> [TASK GOAL] Only the lines from the one containing "What is -349" through the end of the listing below are to be reproduced, exactly as they stand.
== == ==
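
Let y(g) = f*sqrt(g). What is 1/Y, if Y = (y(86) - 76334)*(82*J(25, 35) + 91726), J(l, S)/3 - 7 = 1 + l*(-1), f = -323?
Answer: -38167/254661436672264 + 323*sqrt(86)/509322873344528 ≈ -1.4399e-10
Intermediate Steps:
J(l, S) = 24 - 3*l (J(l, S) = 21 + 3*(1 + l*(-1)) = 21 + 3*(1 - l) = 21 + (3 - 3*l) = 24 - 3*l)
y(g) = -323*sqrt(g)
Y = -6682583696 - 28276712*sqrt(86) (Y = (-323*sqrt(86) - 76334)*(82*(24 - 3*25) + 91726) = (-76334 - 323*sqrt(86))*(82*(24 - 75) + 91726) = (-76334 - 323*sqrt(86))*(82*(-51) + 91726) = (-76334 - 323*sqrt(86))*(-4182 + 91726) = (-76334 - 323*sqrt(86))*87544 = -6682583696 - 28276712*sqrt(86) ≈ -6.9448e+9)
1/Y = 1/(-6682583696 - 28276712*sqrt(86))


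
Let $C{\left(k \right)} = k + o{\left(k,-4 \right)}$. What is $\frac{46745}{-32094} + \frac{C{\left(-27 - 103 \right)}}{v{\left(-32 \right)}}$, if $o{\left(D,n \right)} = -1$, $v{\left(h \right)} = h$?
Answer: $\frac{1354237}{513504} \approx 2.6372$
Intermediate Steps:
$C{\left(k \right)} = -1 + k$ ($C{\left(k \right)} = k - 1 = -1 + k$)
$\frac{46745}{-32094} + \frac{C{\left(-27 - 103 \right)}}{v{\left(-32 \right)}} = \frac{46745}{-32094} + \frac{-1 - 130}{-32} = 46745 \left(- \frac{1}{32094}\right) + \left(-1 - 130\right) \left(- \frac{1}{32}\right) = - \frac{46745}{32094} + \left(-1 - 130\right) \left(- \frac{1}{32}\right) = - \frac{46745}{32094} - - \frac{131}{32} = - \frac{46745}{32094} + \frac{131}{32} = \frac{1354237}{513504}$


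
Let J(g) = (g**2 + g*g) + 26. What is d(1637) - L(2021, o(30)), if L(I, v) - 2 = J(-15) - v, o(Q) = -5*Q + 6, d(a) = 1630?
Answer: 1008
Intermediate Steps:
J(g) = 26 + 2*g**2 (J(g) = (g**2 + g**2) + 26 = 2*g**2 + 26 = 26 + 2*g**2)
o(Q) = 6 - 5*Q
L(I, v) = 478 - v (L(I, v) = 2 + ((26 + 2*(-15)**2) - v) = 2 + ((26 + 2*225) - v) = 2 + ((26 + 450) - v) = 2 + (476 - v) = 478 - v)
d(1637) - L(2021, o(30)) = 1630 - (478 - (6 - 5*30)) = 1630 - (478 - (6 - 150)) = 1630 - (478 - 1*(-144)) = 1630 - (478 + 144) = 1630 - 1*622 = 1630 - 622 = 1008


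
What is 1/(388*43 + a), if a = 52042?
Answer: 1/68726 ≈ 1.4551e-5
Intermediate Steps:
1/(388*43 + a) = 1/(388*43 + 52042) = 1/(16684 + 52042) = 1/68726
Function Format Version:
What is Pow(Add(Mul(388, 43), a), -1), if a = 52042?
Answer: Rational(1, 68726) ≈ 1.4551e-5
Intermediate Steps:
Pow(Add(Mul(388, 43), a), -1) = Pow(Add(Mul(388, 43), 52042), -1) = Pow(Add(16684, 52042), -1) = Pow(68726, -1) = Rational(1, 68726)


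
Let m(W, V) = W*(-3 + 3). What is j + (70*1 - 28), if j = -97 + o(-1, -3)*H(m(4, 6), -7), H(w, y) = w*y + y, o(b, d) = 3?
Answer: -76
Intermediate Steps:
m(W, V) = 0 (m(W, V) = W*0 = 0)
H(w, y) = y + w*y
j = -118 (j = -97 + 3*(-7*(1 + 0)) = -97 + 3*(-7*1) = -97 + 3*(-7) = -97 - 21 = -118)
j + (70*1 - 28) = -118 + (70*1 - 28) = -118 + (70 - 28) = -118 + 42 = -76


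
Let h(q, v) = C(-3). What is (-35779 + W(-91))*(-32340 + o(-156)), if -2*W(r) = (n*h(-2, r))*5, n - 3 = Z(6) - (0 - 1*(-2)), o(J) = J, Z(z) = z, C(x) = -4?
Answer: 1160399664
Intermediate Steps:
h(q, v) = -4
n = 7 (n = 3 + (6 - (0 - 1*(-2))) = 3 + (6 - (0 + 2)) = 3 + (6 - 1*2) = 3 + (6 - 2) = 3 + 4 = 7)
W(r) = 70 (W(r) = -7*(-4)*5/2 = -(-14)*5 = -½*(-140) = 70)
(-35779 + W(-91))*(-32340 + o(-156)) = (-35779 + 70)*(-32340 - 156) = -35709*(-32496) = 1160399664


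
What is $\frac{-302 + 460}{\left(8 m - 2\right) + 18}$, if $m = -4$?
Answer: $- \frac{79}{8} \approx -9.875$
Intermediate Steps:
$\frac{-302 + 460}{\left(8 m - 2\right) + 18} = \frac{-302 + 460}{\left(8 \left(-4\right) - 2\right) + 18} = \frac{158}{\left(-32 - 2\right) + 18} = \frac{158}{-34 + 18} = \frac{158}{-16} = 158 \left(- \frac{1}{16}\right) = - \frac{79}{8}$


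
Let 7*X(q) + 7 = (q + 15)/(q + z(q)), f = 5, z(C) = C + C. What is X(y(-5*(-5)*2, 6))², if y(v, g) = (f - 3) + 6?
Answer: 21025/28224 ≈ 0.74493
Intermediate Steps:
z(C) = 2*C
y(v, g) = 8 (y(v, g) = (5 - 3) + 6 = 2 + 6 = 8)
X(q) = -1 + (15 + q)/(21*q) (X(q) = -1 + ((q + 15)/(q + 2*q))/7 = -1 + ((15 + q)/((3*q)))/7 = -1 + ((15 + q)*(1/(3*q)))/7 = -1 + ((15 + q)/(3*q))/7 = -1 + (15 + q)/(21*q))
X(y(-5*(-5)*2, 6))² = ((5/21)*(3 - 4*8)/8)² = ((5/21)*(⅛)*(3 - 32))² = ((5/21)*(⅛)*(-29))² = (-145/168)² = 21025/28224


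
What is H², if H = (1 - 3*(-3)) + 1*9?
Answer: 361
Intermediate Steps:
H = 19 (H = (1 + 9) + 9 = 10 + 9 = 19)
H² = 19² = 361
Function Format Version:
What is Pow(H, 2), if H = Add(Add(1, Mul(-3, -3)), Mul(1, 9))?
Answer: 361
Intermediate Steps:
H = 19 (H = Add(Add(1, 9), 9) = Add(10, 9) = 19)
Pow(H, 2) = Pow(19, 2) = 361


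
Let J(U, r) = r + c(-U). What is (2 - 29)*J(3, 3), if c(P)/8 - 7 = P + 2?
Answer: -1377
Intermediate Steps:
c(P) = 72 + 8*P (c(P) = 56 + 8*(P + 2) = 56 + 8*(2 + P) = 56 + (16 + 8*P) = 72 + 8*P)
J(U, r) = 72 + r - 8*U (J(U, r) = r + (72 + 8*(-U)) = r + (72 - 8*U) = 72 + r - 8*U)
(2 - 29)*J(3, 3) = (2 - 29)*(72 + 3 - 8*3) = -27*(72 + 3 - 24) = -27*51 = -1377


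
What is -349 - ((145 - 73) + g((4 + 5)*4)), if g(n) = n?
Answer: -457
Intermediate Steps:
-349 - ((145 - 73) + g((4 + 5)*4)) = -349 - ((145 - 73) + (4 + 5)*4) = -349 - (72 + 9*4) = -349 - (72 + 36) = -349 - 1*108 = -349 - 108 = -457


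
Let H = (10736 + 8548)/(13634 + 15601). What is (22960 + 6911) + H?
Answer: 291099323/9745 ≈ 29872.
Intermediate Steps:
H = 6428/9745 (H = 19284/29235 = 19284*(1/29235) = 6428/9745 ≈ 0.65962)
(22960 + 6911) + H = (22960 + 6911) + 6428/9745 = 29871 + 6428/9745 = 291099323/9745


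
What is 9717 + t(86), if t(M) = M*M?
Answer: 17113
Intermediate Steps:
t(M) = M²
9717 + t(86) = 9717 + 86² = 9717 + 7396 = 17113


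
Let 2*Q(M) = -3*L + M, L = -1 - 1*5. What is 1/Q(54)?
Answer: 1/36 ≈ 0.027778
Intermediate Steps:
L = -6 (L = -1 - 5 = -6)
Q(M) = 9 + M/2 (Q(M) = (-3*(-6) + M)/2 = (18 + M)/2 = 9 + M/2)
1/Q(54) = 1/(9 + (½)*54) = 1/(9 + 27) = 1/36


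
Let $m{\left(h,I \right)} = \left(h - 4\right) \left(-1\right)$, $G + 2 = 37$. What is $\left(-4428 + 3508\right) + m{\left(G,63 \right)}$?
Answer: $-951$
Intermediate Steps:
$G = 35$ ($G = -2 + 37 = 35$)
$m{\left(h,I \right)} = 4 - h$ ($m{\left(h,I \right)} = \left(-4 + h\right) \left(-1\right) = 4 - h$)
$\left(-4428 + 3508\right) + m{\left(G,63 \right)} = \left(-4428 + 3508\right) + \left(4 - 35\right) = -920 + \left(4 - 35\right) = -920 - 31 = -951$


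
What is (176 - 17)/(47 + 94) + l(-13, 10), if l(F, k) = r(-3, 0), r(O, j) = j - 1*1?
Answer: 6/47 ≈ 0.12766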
== == ==
> [FINISHED EXERCISE]
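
What is -349 - ((145 - 73) + g((4 + 5)*4)), if g(n) = n?
Answer: -457
Intermediate Steps:
-349 - ((145 - 73) + g((4 + 5)*4)) = -349 - ((145 - 73) + (4 + 5)*4) = -349 - (72 + 9*4) = -349 - (72 + 36) = -349 - 1*108 = -349 - 108 = -457


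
Let H = (10736 + 8548)/(13634 + 15601). What is (22960 + 6911) + H?
Answer: 291099323/9745 ≈ 29872.
Intermediate Steps:
H = 6428/9745 (H = 19284/29235 = 19284*(1/29235) = 6428/9745 ≈ 0.65962)
(22960 + 6911) + H = (22960 + 6911) + 6428/9745 = 29871 + 6428/9745 = 291099323/9745


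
What is 9717 + t(86), if t(M) = M*M?
Answer: 17113
Intermediate Steps:
t(M) = M²
9717 + t(86) = 9717 + 86² = 9717 + 7396 = 17113


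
Let 2*Q(M) = -3*L + M, L = -1 - 1*5. What is 1/Q(54)?
Answer: 1/36 ≈ 0.027778
Intermediate Steps:
L = -6 (L = -1 - 5 = -6)
Q(M) = 9 + M/2 (Q(M) = (-3*(-6) + M)/2 = (18 + M)/2 = 9 + M/2)
1/Q(54) = 1/(9 + (½)*54) = 1/(9 + 27) = 1/36


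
Let $m{\left(h,I \right)} = \left(h - 4\right) \left(-1\right)$, $G + 2 = 37$. What is $\left(-4428 + 3508\right) + m{\left(G,63 \right)}$?
Answer: $-951$
Intermediate Steps:
$G = 35$ ($G = -2 + 37 = 35$)
$m{\left(h,I \right)} = 4 - h$ ($m{\left(h,I \right)} = \left(-4 + h\right) \left(-1\right) = 4 - h$)
$\left(-4428 + 3508\right) + m{\left(G,63 \right)} = \left(-4428 + 3508\right) + \left(4 - 35\right) = -920 + \left(4 - 35\right) = -920 - 31 = -951$


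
What is (176 - 17)/(47 + 94) + l(-13, 10), if l(F, k) = r(-3, 0), r(O, j) = j - 1*1?
Answer: 6/47 ≈ 0.12766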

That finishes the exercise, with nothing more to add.